### What the exercise asks
How many lines of the records below contain the word "strictly"? Answer with the number alone.

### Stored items
- - - - -

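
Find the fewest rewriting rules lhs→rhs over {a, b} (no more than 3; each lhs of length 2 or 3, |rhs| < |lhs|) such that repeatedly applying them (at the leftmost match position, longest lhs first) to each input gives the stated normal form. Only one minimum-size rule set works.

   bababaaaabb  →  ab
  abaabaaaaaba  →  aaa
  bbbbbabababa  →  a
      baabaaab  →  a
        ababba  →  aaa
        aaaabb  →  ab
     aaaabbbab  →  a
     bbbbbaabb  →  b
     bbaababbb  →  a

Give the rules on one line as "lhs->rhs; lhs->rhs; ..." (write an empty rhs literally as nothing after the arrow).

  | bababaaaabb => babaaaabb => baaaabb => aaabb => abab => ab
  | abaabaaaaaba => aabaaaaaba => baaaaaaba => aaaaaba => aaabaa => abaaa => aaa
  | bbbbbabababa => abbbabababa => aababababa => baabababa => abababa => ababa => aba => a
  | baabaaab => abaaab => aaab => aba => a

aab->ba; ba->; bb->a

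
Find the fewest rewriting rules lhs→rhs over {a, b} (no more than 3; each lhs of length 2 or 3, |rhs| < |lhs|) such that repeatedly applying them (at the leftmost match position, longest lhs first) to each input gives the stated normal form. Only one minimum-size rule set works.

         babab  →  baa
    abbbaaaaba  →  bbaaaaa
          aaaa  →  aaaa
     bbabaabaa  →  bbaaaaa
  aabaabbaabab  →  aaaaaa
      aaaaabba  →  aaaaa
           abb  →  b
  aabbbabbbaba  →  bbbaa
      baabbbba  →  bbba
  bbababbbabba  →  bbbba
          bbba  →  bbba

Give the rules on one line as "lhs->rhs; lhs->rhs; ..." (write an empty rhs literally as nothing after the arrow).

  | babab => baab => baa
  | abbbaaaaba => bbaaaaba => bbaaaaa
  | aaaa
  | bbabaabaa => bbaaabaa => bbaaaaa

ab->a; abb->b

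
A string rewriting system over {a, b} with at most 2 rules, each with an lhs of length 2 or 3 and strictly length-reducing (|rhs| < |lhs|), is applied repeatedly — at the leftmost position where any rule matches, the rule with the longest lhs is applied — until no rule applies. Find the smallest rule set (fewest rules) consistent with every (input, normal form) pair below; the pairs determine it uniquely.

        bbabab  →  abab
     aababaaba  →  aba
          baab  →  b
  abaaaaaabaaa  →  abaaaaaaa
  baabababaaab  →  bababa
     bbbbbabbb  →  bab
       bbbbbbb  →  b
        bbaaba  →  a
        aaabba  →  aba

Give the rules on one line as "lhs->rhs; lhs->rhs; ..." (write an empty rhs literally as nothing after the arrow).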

- - - - -

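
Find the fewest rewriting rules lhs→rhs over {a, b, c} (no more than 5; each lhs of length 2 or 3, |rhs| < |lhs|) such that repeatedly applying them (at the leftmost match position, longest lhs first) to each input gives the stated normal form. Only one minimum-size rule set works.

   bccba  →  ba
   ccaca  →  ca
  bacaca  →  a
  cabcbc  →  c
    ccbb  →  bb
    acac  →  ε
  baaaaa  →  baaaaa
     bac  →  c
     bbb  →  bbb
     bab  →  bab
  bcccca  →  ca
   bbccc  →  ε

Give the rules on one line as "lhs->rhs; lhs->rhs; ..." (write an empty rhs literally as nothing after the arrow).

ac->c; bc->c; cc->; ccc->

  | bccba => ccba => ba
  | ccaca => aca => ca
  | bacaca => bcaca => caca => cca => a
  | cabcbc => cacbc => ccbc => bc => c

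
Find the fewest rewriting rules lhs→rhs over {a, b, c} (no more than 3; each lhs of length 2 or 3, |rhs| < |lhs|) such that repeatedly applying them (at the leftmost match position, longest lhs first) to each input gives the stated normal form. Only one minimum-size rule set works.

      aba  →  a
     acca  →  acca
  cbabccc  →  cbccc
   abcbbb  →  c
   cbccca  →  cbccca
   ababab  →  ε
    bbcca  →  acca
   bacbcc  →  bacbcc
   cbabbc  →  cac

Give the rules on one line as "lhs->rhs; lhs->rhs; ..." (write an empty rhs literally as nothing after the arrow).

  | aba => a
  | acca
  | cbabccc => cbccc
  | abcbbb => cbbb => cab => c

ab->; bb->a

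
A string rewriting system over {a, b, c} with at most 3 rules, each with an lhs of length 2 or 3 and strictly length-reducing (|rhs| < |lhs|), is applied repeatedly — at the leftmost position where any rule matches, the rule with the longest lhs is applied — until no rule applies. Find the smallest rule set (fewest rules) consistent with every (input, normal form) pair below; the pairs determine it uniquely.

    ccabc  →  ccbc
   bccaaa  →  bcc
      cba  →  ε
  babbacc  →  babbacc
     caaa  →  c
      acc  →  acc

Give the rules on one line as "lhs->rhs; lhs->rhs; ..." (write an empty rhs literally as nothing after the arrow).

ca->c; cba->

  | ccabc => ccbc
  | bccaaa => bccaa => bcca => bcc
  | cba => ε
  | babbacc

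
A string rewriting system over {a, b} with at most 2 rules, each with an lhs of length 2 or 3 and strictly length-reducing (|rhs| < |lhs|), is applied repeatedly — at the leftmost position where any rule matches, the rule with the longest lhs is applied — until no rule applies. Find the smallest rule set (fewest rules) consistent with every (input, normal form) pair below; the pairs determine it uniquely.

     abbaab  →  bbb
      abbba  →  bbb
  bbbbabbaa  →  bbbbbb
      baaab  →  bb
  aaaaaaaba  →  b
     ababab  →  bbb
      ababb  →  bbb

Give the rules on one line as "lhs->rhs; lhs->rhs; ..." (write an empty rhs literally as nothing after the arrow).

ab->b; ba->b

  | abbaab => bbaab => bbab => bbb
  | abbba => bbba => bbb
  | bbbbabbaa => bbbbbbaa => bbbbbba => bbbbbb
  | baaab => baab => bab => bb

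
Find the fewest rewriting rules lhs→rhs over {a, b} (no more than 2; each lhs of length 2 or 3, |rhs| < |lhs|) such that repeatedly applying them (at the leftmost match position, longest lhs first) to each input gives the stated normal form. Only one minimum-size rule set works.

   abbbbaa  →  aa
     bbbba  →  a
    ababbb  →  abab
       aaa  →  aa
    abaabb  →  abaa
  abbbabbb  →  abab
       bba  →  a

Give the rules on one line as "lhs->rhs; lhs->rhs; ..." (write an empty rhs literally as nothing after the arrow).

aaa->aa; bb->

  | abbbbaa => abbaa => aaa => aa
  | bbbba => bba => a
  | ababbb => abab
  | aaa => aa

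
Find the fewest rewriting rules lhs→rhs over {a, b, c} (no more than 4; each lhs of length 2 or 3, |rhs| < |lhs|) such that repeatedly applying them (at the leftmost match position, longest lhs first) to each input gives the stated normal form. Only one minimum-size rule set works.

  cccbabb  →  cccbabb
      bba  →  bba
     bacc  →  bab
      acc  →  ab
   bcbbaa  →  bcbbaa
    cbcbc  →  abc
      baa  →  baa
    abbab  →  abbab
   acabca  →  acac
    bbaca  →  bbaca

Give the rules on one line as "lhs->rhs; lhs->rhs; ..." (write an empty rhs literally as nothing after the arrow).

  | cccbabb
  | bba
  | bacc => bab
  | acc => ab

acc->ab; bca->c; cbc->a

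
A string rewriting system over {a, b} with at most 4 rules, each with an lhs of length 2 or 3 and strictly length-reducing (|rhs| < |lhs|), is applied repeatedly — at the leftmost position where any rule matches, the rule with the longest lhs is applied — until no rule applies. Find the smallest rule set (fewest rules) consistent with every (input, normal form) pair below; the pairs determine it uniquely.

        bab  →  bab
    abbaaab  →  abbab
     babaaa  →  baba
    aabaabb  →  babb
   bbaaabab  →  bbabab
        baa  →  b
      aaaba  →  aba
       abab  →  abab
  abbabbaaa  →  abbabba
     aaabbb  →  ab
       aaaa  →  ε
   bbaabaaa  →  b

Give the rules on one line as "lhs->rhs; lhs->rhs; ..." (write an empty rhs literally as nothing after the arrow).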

- - - - -

### Worked solution
4